**EXERCISE REQUIREMENTS:**
Search the data for the string "Exactly" and extract every line where it appears.

--- --- ---

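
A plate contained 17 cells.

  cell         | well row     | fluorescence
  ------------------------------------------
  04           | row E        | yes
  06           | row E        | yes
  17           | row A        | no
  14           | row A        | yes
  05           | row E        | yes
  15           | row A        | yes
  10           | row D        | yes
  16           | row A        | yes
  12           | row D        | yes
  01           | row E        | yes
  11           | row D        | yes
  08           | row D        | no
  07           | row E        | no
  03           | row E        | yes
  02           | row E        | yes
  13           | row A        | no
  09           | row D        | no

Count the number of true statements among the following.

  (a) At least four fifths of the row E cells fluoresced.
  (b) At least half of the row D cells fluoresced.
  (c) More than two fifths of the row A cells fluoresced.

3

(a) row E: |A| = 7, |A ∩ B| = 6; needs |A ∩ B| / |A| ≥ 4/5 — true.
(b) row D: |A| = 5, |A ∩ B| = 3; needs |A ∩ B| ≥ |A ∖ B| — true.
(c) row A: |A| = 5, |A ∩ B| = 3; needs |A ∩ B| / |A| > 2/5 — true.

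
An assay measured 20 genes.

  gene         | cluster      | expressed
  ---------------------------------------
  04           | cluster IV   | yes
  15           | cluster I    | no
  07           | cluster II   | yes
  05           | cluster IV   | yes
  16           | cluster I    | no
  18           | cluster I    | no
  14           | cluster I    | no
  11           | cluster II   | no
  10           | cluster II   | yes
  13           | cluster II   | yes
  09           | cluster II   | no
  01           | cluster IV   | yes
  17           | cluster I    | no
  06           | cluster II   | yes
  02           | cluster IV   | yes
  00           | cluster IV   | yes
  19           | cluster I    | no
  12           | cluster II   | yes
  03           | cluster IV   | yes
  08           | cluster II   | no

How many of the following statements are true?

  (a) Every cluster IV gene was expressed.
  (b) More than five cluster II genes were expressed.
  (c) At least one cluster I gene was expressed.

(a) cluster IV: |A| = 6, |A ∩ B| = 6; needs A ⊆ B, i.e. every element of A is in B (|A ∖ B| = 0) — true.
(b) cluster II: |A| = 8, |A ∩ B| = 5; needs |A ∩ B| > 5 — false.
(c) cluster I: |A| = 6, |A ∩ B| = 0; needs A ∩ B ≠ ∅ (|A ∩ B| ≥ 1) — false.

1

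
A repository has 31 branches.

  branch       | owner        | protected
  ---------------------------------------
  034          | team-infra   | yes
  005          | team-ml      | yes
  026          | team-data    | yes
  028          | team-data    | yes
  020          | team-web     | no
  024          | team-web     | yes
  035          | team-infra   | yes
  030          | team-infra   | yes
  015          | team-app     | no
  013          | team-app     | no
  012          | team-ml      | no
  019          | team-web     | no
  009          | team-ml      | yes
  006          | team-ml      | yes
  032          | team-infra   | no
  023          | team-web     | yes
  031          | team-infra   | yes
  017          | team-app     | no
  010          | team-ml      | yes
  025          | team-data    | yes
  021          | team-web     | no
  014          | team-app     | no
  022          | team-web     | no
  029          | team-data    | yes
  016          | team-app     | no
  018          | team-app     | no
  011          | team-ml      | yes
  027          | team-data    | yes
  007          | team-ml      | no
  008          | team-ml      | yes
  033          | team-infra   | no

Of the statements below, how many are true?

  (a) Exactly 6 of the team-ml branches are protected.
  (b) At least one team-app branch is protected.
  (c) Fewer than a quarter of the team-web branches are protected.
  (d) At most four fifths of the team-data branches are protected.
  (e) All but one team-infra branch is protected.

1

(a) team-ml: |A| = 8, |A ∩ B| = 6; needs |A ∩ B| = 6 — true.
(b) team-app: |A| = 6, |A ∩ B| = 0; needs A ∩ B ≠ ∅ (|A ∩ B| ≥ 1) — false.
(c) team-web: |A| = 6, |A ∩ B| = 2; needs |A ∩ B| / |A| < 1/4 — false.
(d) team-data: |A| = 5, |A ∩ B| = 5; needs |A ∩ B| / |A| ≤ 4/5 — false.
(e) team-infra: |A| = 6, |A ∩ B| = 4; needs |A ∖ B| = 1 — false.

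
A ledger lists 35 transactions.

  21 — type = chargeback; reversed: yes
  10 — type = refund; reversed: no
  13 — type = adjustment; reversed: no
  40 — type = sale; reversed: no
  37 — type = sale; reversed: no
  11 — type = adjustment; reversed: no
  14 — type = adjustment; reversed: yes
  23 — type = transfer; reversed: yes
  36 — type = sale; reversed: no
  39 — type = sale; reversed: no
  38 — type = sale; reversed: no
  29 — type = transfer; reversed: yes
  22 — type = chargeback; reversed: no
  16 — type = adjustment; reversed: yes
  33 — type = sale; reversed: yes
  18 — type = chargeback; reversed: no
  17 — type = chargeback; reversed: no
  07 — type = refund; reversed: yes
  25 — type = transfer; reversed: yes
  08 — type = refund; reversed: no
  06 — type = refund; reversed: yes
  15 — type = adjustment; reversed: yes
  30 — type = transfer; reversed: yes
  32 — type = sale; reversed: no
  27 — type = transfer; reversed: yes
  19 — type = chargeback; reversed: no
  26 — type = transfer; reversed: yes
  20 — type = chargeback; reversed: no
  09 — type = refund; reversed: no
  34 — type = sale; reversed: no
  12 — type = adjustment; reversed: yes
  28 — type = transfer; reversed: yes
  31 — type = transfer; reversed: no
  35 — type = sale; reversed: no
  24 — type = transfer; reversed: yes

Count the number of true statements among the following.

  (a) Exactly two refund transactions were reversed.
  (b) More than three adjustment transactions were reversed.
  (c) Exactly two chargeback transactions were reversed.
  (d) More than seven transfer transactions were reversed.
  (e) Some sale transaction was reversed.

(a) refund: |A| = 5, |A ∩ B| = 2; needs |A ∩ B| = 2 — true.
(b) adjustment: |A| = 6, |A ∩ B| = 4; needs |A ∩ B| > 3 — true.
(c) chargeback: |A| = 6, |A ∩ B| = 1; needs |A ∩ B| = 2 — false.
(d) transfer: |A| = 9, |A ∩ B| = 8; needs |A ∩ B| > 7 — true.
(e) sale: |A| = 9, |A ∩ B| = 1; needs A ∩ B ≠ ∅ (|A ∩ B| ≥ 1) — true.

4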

--- --- ---

**RESULT OF THIS EXERCISE:**
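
  (a) Exactly 6 of the team-ml branches are protected.
  (a) Exactly two refund transactions were reversed.
  (c) Exactly two chargeback transactions were reversed.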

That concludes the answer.